BEGIN

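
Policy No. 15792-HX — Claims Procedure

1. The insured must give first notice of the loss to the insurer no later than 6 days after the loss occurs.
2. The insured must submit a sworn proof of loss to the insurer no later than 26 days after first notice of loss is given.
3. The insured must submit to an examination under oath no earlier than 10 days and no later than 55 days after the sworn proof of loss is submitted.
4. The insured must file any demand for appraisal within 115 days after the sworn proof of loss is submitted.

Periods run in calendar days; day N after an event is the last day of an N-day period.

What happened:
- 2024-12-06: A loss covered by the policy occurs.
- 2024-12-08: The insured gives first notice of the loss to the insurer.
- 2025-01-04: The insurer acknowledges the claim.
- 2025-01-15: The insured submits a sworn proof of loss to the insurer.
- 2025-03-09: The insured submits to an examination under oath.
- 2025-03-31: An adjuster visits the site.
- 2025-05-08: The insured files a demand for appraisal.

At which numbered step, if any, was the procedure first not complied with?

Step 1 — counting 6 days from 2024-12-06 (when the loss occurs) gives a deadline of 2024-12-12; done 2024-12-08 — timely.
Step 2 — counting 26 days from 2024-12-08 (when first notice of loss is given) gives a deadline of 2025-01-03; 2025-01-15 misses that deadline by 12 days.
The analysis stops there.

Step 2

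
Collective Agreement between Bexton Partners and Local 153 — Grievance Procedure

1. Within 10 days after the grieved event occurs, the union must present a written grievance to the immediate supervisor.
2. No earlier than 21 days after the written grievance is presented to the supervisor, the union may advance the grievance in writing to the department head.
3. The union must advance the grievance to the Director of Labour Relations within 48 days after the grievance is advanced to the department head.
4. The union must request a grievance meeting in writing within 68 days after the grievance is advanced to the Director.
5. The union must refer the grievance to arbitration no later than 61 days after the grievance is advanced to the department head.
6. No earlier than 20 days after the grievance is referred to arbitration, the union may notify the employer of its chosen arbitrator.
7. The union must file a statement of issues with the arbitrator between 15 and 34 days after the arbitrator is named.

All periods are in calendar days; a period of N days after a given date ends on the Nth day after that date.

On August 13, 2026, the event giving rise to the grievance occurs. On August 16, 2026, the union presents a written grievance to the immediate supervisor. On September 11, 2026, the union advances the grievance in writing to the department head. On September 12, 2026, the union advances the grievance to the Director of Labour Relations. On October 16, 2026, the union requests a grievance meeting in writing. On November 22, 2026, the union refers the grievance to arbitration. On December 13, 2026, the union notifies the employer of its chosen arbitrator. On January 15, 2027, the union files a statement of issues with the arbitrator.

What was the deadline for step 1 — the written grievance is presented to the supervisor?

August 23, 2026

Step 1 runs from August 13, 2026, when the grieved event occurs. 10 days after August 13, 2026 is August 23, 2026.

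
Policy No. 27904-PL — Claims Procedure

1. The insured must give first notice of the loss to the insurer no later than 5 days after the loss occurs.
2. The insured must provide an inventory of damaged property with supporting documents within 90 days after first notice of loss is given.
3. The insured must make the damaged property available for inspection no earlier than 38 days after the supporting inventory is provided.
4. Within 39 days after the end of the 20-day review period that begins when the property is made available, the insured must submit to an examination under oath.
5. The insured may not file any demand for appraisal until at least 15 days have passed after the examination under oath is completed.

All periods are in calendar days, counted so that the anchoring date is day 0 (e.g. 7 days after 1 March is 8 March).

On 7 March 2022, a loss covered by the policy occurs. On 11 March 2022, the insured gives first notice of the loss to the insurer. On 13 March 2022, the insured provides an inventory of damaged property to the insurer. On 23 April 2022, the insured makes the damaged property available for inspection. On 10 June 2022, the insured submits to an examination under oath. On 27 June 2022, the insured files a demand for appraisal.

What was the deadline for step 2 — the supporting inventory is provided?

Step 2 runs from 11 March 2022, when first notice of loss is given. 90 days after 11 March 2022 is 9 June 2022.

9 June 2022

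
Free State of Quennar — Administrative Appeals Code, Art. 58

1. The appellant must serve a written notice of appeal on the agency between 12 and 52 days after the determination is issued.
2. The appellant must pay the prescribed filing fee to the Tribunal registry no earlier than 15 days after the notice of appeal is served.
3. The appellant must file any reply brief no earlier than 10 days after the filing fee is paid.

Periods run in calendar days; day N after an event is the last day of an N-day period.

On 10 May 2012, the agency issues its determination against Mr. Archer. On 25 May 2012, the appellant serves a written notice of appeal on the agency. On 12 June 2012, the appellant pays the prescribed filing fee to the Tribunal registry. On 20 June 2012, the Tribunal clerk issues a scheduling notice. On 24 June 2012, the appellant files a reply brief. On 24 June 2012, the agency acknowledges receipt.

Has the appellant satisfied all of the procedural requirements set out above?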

END
BEGIN

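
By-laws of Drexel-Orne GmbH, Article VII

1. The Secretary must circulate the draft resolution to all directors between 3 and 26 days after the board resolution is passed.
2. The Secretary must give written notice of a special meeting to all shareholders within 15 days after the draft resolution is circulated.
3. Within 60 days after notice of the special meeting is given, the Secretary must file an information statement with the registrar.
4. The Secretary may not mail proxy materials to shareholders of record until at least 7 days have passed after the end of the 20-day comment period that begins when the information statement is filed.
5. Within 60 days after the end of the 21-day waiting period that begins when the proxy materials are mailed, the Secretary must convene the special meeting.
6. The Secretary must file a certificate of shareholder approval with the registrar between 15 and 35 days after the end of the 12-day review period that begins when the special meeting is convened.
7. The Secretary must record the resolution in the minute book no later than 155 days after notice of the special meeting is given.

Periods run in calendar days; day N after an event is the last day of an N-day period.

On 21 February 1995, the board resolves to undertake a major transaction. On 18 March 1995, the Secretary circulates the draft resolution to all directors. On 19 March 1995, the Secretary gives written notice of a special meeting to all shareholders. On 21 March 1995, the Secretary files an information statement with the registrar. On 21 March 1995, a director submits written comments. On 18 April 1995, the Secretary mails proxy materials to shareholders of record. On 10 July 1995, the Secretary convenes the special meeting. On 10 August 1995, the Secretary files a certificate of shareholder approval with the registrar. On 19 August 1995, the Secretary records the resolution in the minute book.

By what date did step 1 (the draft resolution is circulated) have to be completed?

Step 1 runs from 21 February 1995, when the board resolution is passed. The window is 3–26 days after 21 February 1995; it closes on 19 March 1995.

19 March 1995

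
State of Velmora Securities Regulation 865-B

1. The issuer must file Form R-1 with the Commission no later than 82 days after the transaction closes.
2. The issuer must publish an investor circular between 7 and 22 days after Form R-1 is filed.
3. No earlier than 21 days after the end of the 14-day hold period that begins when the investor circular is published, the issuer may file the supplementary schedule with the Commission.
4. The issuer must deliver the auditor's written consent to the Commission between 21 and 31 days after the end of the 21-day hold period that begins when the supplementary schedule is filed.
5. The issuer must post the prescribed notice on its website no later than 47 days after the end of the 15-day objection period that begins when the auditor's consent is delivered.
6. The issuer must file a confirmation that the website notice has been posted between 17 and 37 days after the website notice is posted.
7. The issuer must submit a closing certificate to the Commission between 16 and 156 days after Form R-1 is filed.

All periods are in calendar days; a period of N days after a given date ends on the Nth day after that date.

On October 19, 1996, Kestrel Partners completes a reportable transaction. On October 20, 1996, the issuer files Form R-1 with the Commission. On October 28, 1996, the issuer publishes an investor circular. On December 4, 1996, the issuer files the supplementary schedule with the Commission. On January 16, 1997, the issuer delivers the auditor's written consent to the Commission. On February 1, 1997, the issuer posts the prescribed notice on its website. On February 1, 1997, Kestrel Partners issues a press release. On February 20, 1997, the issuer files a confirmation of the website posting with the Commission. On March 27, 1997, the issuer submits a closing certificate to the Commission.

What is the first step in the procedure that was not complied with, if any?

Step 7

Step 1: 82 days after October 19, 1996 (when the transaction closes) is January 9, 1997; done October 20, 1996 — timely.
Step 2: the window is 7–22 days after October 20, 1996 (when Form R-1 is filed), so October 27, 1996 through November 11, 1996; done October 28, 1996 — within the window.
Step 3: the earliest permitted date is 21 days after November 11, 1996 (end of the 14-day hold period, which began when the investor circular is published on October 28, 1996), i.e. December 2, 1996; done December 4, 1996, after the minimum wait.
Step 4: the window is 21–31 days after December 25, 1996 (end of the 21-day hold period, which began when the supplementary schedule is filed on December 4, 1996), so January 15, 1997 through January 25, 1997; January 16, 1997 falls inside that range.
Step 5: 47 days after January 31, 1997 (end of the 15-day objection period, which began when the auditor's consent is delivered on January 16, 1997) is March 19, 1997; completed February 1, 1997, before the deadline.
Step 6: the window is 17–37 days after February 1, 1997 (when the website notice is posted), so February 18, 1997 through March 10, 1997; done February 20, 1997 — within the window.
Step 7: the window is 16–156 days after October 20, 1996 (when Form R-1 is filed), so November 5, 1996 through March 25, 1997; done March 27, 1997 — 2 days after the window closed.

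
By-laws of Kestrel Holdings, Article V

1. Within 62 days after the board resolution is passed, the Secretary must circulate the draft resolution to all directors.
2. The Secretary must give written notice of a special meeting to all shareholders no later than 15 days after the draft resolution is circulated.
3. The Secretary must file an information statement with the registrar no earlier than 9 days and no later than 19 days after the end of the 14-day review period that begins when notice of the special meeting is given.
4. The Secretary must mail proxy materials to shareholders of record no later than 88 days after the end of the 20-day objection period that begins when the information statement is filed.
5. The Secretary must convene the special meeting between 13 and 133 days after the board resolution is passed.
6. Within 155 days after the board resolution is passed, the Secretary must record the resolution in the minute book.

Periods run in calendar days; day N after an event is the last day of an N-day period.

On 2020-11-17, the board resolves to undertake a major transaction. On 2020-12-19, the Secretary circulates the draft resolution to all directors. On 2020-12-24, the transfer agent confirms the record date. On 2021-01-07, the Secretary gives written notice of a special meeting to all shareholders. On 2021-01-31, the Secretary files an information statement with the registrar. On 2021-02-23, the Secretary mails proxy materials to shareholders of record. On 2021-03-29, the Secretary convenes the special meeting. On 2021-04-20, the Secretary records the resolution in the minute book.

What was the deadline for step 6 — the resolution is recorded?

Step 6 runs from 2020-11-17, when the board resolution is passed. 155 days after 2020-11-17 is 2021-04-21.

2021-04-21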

END

* [Aim of the task] Out of the entries above, write out only the lines between the line holding "7. The Secretary" and the line holding "On 21 February", inclusive, each exactly as given.

* [Your response]
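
7. The Secretary must record the resolution in the minute book no later than 155 days after notice of the special meeting is given.

Periods run in calendar days; day N after an event is the last day of an N-day period.

On 21 February 1995, the board resolves to undertake a major transaction. On 18 March 1995, the Secretary circulates the draft resolution to all directors. On 19 March 1995, the Secretary gives written notice of a special meeting to all shareholders. On 21 March 1995, the Secretary files an information statement with the registrar. On 21 March 1995, a director submits written comments. On 18 April 1995, the Secretary mails proxy materials to shareholders of record. On 10 July 1995, the Secretary convenes the special meeting. On 10 August 1995, the Secretary files a certificate of shareholder approval with the registrar. On 19 August 1995, the Secretary records the resolution in the minute book.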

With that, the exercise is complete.